* Instructions to follow
When you reach the line containing "A voltaic cell at 25 °C is" in the data below, begin returning lines exactly as written, and stop once the line containing "Au³⁺(aq) + 3 e⁻" has been returned.
Dataset excerpts: Begin
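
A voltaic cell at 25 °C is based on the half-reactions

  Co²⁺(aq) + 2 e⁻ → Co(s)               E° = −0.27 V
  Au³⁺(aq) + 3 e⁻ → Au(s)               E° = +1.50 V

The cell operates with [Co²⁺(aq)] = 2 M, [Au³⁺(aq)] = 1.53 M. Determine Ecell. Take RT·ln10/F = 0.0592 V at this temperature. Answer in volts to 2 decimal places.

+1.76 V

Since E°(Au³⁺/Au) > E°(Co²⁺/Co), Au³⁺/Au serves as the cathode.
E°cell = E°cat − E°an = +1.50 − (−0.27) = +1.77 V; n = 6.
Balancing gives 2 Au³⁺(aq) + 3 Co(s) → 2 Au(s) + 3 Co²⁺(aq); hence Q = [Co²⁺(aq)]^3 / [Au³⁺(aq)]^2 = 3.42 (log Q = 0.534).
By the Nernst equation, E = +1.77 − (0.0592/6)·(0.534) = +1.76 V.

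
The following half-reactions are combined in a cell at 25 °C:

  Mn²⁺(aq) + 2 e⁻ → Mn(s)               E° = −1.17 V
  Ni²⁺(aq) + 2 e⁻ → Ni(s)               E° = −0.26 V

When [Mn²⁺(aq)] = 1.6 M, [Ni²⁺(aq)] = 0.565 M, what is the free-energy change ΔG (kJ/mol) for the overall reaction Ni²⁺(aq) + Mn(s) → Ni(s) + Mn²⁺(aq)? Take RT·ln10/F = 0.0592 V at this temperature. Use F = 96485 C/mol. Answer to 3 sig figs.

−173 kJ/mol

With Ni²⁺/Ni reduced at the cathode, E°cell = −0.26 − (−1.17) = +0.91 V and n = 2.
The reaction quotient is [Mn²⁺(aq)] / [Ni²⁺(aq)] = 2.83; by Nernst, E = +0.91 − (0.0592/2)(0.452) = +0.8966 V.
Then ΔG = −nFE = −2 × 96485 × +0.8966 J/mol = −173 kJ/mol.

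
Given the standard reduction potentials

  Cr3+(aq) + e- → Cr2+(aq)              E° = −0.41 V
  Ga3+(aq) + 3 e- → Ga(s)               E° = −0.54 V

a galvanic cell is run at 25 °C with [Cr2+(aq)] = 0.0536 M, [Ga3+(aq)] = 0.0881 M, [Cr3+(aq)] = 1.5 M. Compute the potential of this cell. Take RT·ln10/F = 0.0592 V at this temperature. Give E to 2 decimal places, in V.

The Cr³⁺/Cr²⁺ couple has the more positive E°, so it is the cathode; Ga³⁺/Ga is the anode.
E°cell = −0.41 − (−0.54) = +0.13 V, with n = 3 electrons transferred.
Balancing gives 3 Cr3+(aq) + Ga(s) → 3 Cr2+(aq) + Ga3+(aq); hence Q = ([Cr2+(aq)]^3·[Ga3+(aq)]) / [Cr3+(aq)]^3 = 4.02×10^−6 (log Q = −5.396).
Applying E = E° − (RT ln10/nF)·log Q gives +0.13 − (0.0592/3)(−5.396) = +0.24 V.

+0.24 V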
Dataset excerpts: End
Dataset excerpts: Begin
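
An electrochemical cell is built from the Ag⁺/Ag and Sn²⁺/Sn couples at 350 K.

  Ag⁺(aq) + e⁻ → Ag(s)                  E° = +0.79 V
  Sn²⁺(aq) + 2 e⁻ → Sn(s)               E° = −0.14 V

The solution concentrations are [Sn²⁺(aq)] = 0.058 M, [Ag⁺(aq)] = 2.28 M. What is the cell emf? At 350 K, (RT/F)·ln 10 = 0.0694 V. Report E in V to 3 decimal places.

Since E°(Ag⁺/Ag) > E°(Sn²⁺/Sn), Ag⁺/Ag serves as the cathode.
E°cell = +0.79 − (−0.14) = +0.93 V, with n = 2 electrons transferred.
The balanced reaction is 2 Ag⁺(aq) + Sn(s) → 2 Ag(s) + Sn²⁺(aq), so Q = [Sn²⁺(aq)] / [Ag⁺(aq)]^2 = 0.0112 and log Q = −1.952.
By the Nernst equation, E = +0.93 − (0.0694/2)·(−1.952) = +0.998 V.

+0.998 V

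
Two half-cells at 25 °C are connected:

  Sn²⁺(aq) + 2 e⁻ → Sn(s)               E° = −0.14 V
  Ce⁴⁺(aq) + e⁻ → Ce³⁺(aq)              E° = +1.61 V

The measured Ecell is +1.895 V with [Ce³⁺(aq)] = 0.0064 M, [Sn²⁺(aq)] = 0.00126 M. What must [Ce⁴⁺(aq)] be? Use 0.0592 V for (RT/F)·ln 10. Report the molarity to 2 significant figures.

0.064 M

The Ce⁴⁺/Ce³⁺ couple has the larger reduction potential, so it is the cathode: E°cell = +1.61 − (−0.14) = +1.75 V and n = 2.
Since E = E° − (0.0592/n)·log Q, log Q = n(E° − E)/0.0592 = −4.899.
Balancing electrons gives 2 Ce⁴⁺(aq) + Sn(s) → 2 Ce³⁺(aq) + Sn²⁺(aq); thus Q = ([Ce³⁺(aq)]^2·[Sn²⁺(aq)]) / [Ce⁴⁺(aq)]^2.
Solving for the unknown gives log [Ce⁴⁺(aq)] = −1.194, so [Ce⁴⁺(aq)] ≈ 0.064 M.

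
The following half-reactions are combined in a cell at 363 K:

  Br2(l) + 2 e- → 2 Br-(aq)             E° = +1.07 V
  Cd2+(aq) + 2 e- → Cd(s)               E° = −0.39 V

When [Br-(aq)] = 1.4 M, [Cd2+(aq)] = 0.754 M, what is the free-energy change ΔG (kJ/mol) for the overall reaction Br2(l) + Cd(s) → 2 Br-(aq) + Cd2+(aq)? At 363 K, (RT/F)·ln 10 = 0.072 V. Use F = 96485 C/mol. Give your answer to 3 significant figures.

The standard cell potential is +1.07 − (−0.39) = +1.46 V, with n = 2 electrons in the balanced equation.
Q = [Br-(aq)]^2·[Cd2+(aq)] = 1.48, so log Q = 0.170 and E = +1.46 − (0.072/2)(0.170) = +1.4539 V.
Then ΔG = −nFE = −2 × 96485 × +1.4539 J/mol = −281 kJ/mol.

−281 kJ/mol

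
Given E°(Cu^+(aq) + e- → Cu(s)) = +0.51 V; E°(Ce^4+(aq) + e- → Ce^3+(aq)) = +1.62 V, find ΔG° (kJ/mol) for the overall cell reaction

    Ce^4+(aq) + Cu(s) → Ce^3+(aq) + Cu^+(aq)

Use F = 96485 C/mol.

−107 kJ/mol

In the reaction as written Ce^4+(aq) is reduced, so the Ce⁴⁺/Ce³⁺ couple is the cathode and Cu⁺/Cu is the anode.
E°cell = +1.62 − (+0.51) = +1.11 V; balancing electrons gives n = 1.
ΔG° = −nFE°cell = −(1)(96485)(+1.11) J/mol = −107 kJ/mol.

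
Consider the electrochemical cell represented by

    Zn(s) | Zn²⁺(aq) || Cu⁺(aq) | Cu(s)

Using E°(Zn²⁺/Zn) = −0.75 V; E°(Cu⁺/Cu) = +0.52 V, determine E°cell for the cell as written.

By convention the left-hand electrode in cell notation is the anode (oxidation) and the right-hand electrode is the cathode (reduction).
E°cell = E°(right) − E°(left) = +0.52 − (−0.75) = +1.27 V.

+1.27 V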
Dataset excerpts: End
Dataset excerpts: Begin
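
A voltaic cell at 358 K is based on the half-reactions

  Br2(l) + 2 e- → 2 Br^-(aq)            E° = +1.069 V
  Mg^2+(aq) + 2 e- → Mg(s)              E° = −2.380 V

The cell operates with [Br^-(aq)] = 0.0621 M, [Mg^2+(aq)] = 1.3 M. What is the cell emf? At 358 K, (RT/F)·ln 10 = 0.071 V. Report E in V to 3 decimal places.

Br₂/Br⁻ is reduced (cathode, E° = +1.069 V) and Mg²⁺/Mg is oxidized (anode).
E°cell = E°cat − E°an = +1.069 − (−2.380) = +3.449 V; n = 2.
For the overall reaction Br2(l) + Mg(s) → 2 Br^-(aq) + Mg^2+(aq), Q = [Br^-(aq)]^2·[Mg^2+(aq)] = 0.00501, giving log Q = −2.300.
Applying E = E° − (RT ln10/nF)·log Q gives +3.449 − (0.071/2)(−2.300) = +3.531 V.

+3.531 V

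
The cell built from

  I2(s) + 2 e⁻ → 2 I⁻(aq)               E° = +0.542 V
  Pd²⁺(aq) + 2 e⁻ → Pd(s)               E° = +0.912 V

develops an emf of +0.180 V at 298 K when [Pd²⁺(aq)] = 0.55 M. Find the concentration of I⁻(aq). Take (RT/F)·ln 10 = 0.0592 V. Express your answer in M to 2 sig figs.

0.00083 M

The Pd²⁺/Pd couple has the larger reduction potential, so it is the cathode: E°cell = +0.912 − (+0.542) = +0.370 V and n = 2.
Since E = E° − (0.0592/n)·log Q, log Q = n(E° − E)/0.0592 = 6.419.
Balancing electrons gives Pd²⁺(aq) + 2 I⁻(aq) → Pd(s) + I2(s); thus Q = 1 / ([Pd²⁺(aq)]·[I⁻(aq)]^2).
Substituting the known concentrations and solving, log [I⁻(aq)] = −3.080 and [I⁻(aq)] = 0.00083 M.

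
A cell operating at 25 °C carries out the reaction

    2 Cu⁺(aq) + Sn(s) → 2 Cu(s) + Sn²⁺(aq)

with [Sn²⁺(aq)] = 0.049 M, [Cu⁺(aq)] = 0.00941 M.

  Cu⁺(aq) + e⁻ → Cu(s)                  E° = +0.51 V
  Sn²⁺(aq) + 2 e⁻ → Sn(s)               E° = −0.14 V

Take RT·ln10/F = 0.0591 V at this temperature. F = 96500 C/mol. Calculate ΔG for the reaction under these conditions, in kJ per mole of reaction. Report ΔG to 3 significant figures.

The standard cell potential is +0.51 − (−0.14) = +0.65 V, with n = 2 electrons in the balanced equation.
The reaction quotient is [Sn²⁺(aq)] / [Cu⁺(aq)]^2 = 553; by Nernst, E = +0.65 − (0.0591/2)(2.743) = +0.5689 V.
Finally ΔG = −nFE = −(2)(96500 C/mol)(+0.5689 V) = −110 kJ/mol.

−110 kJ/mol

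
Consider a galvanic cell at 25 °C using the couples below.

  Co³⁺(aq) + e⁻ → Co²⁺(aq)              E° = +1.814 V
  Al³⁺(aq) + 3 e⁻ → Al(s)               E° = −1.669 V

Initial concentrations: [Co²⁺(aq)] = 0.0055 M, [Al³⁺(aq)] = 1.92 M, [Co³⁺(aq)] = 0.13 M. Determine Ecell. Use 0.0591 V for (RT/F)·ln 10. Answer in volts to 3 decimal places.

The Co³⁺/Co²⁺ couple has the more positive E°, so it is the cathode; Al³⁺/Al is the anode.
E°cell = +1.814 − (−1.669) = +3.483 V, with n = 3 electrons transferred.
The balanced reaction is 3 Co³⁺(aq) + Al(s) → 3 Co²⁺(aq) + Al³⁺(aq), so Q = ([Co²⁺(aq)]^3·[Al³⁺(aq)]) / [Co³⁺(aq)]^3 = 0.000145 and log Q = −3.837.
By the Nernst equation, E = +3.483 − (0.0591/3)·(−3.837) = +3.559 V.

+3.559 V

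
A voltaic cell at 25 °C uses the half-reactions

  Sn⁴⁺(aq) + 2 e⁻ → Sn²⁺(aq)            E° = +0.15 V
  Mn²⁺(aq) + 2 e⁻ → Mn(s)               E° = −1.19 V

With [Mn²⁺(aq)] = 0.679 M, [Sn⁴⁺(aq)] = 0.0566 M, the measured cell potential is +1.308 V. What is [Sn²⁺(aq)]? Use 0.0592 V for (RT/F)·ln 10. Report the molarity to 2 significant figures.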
Dataset excerpts: End
* Expected answer
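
A voltaic cell at 25 °C is based on the half-reactions

  Co²⁺(aq) + 2 e⁻ → Co(s)               E° = −0.27 V
  Au³⁺(aq) + 3 e⁻ → Au(s)               E° = +1.50 V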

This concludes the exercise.